WORK TO COMPLETE –
Your output should be the entries below, exact in every detail.

*** SUPPLIED INFORMATION

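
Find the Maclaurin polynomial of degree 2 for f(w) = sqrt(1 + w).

Apply the Taylor formula c_k = f^(k)(a)/k!.
f(0) = 1
f′(0) = 1/2
f′′(0) = -1/4

-w^2/8 + w/2 + 1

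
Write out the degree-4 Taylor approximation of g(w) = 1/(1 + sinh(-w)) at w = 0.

4*w^4/3 + 7*w^3/6 + w^2 + w + 1

Let u equal the inner series; expand the outer function in u and truncate.
g(0) = 1
g′(0) = 1
g′′(0) = 2
g′′′(0) = 7
g^(4)(0) = 32
The Taylor polynomial is Σ g^(k)(0)/k! · w^k.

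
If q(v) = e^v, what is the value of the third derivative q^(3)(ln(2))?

From the series, [(v - ln(2))^3] q = 1/3; multiply by 3! = 6 to get 2.

2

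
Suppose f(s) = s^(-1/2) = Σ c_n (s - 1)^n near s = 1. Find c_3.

f(1) = 1
f′(1) = -1/2
f′′(1) = 3/4
f′′′(1) = -15/8

-5/16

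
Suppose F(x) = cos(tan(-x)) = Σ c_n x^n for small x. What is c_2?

-1/2

Plug the Maclaurin series of the inner function into that of the outer and collect terms.
F(0) = 1
F′(0) = 0
F′′(0) = -1
Then c_k = F^(k)(0)/k! gives each Taylor coefficient.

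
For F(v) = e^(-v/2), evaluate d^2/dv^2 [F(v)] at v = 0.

1/4

From the series, [v^2] F = 1/8; multiply by 2! = 2 to get 1/4.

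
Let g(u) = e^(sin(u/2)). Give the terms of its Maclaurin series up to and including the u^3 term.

u^2/8 + u/2 + 1

Substitute the inner expansion into the outer series and collect powers.
g(0) = 1
g′(0) = 1/2
g′′(0) = 1/4
g′′′(0) = 0
Then c_k = g^(k)(0)/k! gives each Taylor coefficient.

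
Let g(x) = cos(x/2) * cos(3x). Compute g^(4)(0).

Expand each factor separately, then convolve coefficients.
From the series, [x^4] g = 1513/384; multiply by 4! = 24 to get 1513/16.

1513/16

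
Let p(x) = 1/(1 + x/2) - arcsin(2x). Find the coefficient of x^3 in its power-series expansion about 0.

-35/24

Add the two expansions coefficient-wise.
p(0) = 1
p′(0) = -5/2
p′′(0) = 1/2
p′′′(0) = -35/4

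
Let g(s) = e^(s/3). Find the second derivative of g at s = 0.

Apply the Taylor formula c_k = f^(k)(a)/k!.
The coefficient of s^2 in the expansion is 1/18, so g′′(0) = 2! * (1/18) = 1/9.

1/9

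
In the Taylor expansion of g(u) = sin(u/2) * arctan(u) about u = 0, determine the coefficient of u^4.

Write out both Maclaurin series and multiply, keeping only the needed powers.
So c_4 = g^(4)(0)/4! = -3/16.

-3/16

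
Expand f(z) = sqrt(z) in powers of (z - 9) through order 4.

[(z - 9)^0] = 3;  [(z - 9)^1] = 1/6;  [(z - 9)^2] = -1/216;  [(z - 9)^3] = 1/3888;  [(z - 9)^4] = -5/279936.

-5*(z - 9)^4/279936 + (z - 9)^3/3888 - (z - 9)^2/216 + (z - 9)/6 + 3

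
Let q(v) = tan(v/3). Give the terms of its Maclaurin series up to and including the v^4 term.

q(0) = 0
q′(0) = 1/3
q′′(0) = 0
q′′′(0) = 2/27
q^(4)(0) = 0

v^3/81 + v/3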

******

RESULT –
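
Find the Maclaurin polynomial of degree 2 for f(w) = sqrt(1 + w).

Apply the Taylor formula c_k = f^(k)(a)/k!.
f(0) = 1
f′(0) = 1/2
f′′(0) = -1/4

-w^2/8 + w/2 + 1

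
Write out the degree-4 Taylor approximation of g(w) = 1/(1 + sinh(-w)) at w = 0.

4*w^4/3 + 7*w^3/6 + w^2 + w + 1

Let u equal the inner series; expand the outer function in u and truncate.
g(0) = 1
g′(0) = 1
g′′(0) = 2
g′′′(0) = 7
g^(4)(0) = 32
The Taylor polynomial is Σ g^(k)(0)/k! · w^k.

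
If q(v) = e^v, what is the value of the third derivative q^(3)(ln(2))?

From the series, [(v - ln(2))^3] q = 1/3; multiply by 3! = 6 to get 2.

2

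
Suppose f(s) = s^(-1/2) = Σ c_n (s - 1)^n near s = 1. Find c_3.

f(1) = 1
f′(1) = -1/2
f′′(1) = 3/4
f′′′(1) = -15/8

-5/16

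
Suppose F(x) = cos(tan(-x)) = Σ c_n x^n for small x. What is c_2?

-1/2

Plug the Maclaurin series of the inner function into that of the outer and collect terms.
F(0) = 1
F′(0) = 0
F′′(0) = -1
Then c_k = F^(k)(0)/k! gives each Taylor coefficient.

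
For F(v) = e^(-v/2), evaluate d^2/dv^2 [F(v)] at v = 0.

1/4

From the series, [v^2] F = 1/8; multiply by 2! = 2 to get 1/4.

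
Let g(u) = e^(sin(u/2)). Give the terms of its Maclaurin series up to and including the u^3 term.

u^2/8 + u/2 + 1

Substitute the inner expansion into the outer series and collect powers.
g(0) = 1
g′(0) = 1/2
g′′(0) = 1/4
g′′′(0) = 0
Then c_k = g^(k)(0)/k! gives each Taylor coefficient.

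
Let g(x) = cos(x/2) * cos(3x). Compute g^(4)(0).

Expand each factor separately, then convolve coefficients.
From the series, [x^4] g = 1513/384; multiply by 4! = 24 to get 1513/16.

1513/16

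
Let p(x) = 1/(1 + x/2) - arcsin(2x). Find the coefficient of x^3 in its power-series expansion about 0.

-35/24

Add the two expansions coefficient-wise.
p(0) = 1
p′(0) = -5/2
p′′(0) = 1/2
p′′′(0) = -35/4

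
Let g(s) = e^(s/3). Find the second derivative of g at s = 0.

Apply the Taylor formula c_k = f^(k)(a)/k!.
The coefficient of s^2 in the expansion is 1/18, so g′′(0) = 2! * (1/18) = 1/9.

1/9

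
In the Taylor expansion of g(u) = sin(u/2) * arctan(u) about u = 0, determine the coefficient of u^4.

Write out both Maclaurin series and multiply, keeping only the needed powers.
So c_4 = g^(4)(0)/4! = -3/16.

-3/16

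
Expand f(z) = sqrt(z) in powers of (z - 9) through order 4.

[(z - 9)^0] = 3;  [(z - 9)^1] = 1/6;  [(z - 9)^2] = -1/216;  [(z - 9)^3] = 1/3888;  [(z - 9)^4] = -5/279936.

-5*(z - 9)^4/279936 + (z - 9)^3/3888 - (z - 9)^2/216 + (z - 9)/6 + 3

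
Let q(v) = tan(v/3). Give the terms of its Maclaurin series up to and including the v^4 term.

q(0) = 0
q′(0) = 1/3
q′′(0) = 0
q′′′(0) = 2/27
q^(4)(0) = 0

v^3/81 + v/3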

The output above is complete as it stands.